-- Available data follows --

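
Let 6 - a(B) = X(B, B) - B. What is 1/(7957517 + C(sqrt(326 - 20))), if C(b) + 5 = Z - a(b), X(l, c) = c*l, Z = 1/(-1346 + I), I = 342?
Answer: 8021601819988/63834399214024250113 + 3024048*sqrt(34)/63834399214024250113 ≈ 1.2566e-7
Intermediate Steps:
Z = -1/1004 (Z = 1/(-1346 + 342) = 1/(-1004) = -1/1004 ≈ -0.00099602)
a(B) = 6 + B - B**2 (a(B) = 6 - (B*B - B) = 6 - (B**2 - B) = 6 + (B - B**2) = 6 + B - B**2)
C(b) = -11045/1004 + b**2 - b (C(b) = -5 + (-1/1004 - (6 + b - b**2)) = -5 + (-1/1004 + (-6 + b**2 - b)) = -5 + (-6025/1004 + b**2 - b) = -11045/1004 + b**2 - b)
1/(7957517 + C(sqrt(326 - 20))) = 1/(7957517 + (-11045/1004 + (sqrt(326 - 20))**2 - sqrt(326 - 20))) = 1/(7957517 + (-11045/1004 + (sqrt(306))**2 - sqrt(306))) = 1/(7957517 + (-11045/1004 + (3*sqrt(34))**2 - 3*sqrt(34))) = 1/(7957517 + (-11045/1004 + 306 - 3*sqrt(34))) = 1/(7957517 + (296179/1004 - 3*sqrt(34))) = 1/(7989643247/1004 - 3*sqrt(34))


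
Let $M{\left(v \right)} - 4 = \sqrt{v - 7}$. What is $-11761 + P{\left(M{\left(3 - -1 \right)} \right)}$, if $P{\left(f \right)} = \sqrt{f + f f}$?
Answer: $-11761 + \sqrt{17 + 9 i \sqrt{3}} \approx -11757.0 + 1.7414 i$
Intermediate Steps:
$M{\left(v \right)} = 4 + \sqrt{-7 + v}$ ($M{\left(v \right)} = 4 + \sqrt{v - 7} = 4 + \sqrt{-7 + v}$)
$P{\left(f \right)} = \sqrt{f + f^{2}}$
$-11761 + P{\left(M{\left(3 - -1 \right)} \right)} = -11761 + \sqrt{\left(4 + \sqrt{-7 + \left(3 - -1\right)}\right) \left(1 + \left(4 + \sqrt{-7 + \left(3 - -1\right)}\right)\right)} = -11761 + \sqrt{\left(4 + \sqrt{-7 + \left(3 + 1\right)}\right) \left(1 + \left(4 + \sqrt{-7 + \left(3 + 1\right)}\right)\right)} = -11761 + \sqrt{\left(4 + \sqrt{-7 + 4}\right) \left(1 + \left(4 + \sqrt{-7 + 4}\right)\right)} = -11761 + \sqrt{\left(4 + \sqrt{-3}\right) \left(1 + \left(4 + \sqrt{-3}\right)\right)} = -11761 + \sqrt{\left(4 + i \sqrt{3}\right) \left(1 + \left(4 + i \sqrt{3}\right)\right)} = -11761 + \sqrt{\left(4 + i \sqrt{3}\right) \left(5 + i \sqrt{3}\right)}$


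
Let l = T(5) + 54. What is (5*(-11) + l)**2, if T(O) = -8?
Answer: 81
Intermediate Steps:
l = 46 (l = -8 + 54 = 46)
(5*(-11) + l)**2 = (5*(-11) + 46)**2 = (-55 + 46)**2 = (-9)**2 = 81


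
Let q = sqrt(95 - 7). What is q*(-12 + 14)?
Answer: 4*sqrt(22) ≈ 18.762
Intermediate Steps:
q = 2*sqrt(22) (q = sqrt(88) = 2*sqrt(22) ≈ 9.3808)
q*(-12 + 14) = (2*sqrt(22))*(-12 + 14) = (2*sqrt(22))*2 = 4*sqrt(22)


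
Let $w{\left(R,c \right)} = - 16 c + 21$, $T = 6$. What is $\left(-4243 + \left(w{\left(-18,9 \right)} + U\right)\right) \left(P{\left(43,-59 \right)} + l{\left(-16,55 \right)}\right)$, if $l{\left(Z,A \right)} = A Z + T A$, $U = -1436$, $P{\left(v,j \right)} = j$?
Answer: $3533418$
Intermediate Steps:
$l{\left(Z,A \right)} = 6 A + A Z$ ($l{\left(Z,A \right)} = A Z + 6 A = 6 A + A Z$)
$w{\left(R,c \right)} = 21 - 16 c$
$\left(-4243 + \left(w{\left(-18,9 \right)} + U\right)\right) \left(P{\left(43,-59 \right)} + l{\left(-16,55 \right)}\right) = \left(-4243 + \left(\left(21 - 144\right) - 1436\right)\right) \left(-59 + 55 \left(6 - 16\right)\right) = \left(-4243 + \left(\left(21 - 144\right) - 1436\right)\right) \left(-59 + 55 \left(-10\right)\right) = \left(-4243 - 1559\right) \left(-59 - 550\right) = \left(-4243 - 1559\right) \left(-609\right) = \left(-5802\right) \left(-609\right) = 3533418$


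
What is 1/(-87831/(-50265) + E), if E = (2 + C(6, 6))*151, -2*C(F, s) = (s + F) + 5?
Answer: -11170/10943837 ≈ -0.0010207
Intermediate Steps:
C(F, s) = -5/2 - F/2 - s/2 (C(F, s) = -((s + F) + 5)/2 = -((F + s) + 5)/2 = -(5 + F + s)/2 = -5/2 - F/2 - s/2)
E = -1963/2 (E = (2 + (-5/2 - 1/2*6 - 1/2*6))*151 = (2 + (-5/2 - 3 - 3))*151 = (2 - 17/2)*151 = -13/2*151 = -1963/2 ≈ -981.50)
1/(-87831/(-50265) + E) = 1/(-87831/(-50265) - 1963/2) = 1/(-87831*(-1/50265) - 1963/2) = 1/(9759/5585 - 1963/2) = 1/(-10943837/11170) = -11170/10943837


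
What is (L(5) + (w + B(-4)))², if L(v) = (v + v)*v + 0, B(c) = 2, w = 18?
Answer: 4900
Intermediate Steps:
L(v) = 2*v² (L(v) = (2*v)*v + 0 = 2*v² + 0 = 2*v²)
(L(5) + (w + B(-4)))² = (2*5² + (18 + 2))² = (2*25 + 20)² = (50 + 20)² = 70² = 4900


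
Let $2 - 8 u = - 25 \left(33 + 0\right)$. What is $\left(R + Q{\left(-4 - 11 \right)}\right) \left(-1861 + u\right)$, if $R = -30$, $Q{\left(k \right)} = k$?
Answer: $\frac{632745}{8} \approx 79093.0$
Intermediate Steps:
$u = \frac{827}{8}$ ($u = \frac{1}{4} - \frac{\left(-25\right) \left(33 + 0\right)}{8} = \frac{1}{4} - \frac{\left(-25\right) 33}{8} = \frac{1}{4} - - \frac{825}{8} = \frac{1}{4} + \frac{825}{8} = \frac{827}{8} \approx 103.38$)
$\left(R + Q{\left(-4 - 11 \right)}\right) \left(-1861 + u\right) = \left(-30 - 15\right) \left(-1861 + \frac{827}{8}\right) = \left(-30 - 15\right) \left(- \frac{14061}{8}\right) = \left(-45\right) \left(- \frac{14061}{8}\right) = \frac{632745}{8}$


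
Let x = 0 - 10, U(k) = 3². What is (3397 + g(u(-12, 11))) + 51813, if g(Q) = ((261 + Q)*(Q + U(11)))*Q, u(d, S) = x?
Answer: 57720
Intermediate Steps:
U(k) = 9
x = -10
u(d, S) = -10
g(Q) = Q*(9 + Q)*(261 + Q) (g(Q) = ((261 + Q)*(Q + 9))*Q = ((261 + Q)*(9 + Q))*Q = ((9 + Q)*(261 + Q))*Q = Q*(9 + Q)*(261 + Q))
(3397 + g(u(-12, 11))) + 51813 = (3397 - 10*(2349 + (-10)² + 270*(-10))) + 51813 = (3397 - 10*(2349 + 100 - 2700)) + 51813 = (3397 - 10*(-251)) + 51813 = (3397 + 2510) + 51813 = 5907 + 51813 = 57720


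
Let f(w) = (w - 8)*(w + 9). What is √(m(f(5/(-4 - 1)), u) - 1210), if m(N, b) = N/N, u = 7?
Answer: I*√1209 ≈ 34.771*I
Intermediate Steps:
f(w) = (-8 + w)*(9 + w)
m(N, b) = 1
√(m(f(5/(-4 - 1)), u) - 1210) = √(1 - 1210) = √(-1209) = I*√1209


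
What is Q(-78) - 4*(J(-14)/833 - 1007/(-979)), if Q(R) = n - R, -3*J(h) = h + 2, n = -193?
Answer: -97154293/815507 ≈ -119.13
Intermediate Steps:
J(h) = -⅔ - h/3 (J(h) = -(h + 2)/3 = -(2 + h)/3 = -⅔ - h/3)
Q(R) = -193 - R
Q(-78) - 4*(J(-14)/833 - 1007/(-979)) = (-193 - 1*(-78)) - 4*((-⅔ - ⅓*(-14))/833 - 1007/(-979)) = (-193 + 78) - 4*((-⅔ + 14/3)*(1/833) - 1007*(-1/979)) = -115 - 4*(4*(1/833) + 1007/979) = -115 - 4*(4/833 + 1007/979) = -115 - 4*842747/815507 = -115 - 1*3370988/815507 = -115 - 3370988/815507 = -97154293/815507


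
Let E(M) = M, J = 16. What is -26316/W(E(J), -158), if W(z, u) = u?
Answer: 13158/79 ≈ 166.56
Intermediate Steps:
-26316/W(E(J), -158) = -26316/(-158) = -26316*(-1/158) = 13158/79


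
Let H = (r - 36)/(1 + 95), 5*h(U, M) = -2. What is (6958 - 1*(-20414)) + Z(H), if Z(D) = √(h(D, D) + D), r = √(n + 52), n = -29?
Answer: 27372 + √(-11160 + 150*√23)/120 ≈ 27372.0 + 0.85149*I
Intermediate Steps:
h(U, M) = -⅖ (h(U, M) = (⅕)*(-2) = -⅖)
r = √23 (r = √(-29 + 52) = √23 ≈ 4.7958)
H = -3/8 + √23/96 (H = (√23 - 36)/(1 + 95) = (-36 + √23)/96 = (-36 + √23)*(1/96) = -3/8 + √23/96 ≈ -0.32504)
Z(D) = √(-⅖ + D)
(6958 - 1*(-20414)) + Z(H) = (6958 - 1*(-20414)) + √(-10 + 25*(-3/8 + √23/96))/5 = (6958 + 20414) + √(-10 + (-75/8 + 25*√23/96))/5 = 27372 + √(-155/8 + 25*√23/96)/5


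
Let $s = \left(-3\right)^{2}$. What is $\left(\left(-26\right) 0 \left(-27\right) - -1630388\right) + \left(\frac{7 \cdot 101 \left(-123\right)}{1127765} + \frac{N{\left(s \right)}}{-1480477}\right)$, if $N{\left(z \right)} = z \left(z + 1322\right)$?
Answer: $\frac{2722144808807727808}{1669630143905} \approx 1.6304 \cdot 10^{6}$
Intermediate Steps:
$s = 9$
$N{\left(z \right)} = z \left(1322 + z\right)$
$\left(\left(-26\right) 0 \left(-27\right) - -1630388\right) + \left(\frac{7 \cdot 101 \left(-123\right)}{1127765} + \frac{N{\left(s \right)}}{-1480477}\right) = \left(\left(-26\right) 0 \left(-27\right) - -1630388\right) + \left(\frac{7 \cdot 101 \left(-123\right)}{1127765} + \frac{9 \left(1322 + 9\right)}{-1480477}\right) = \left(0 \left(-27\right) + 1630388\right) + \left(707 \left(-123\right) \frac{1}{1127765} + 9 \cdot 1331 \left(- \frac{1}{1480477}\right)\right) = \left(0 + 1630388\right) + \left(\left(-86961\right) \frac{1}{1127765} + 11979 \left(- \frac{1}{1480477}\right)\right) = 1630388 - \frac{142253257332}{1669630143905} = \frac{2722144808807727808}{1669630143905}$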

-- Available data concluded --

Task: Copy the stretch of the records above that runs from the line with "Let f(w) = (w" through the line with "Answer: 13158/79 ≈ 166.56". Both end lines belong in the copy, and nothing else does.

Answer:
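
Let f(w) = (w - 8)*(w + 9). What is √(m(f(5/(-4 - 1)), u) - 1210), if m(N, b) = N/N, u = 7?
Answer: I*√1209 ≈ 34.771*I
Intermediate Steps:
f(w) = (-8 + w)*(9 + w)
m(N, b) = 1
√(m(f(5/(-4 - 1)), u) - 1210) = √(1 - 1210) = √(-1209) = I*√1209


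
What is Q(-78) - 4*(J(-14)/833 - 1007/(-979)), if Q(R) = n - R, -3*J(h) = h + 2, n = -193?
Answer: -97154293/815507 ≈ -119.13
Intermediate Steps:
J(h) = -⅔ - h/3 (J(h) = -(h + 2)/3 = -(2 + h)/3 = -⅔ - h/3)
Q(R) = -193 - R
Q(-78) - 4*(J(-14)/833 - 1007/(-979)) = (-193 - 1*(-78)) - 4*((-⅔ - ⅓*(-14))/833 - 1007/(-979)) = (-193 + 78) - 4*((-⅔ + 14/3)*(1/833) - 1007*(-1/979)) = -115 - 4*(4*(1/833) + 1007/979) = -115 - 4*(4/833 + 1007/979) = -115 - 4*842747/815507 = -115 - 1*3370988/815507 = -115 - 3370988/815507 = -97154293/815507


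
Let E(M) = M, J = 16. What is -26316/W(E(J), -158), if W(z, u) = u?
Answer: 13158/79 ≈ 166.56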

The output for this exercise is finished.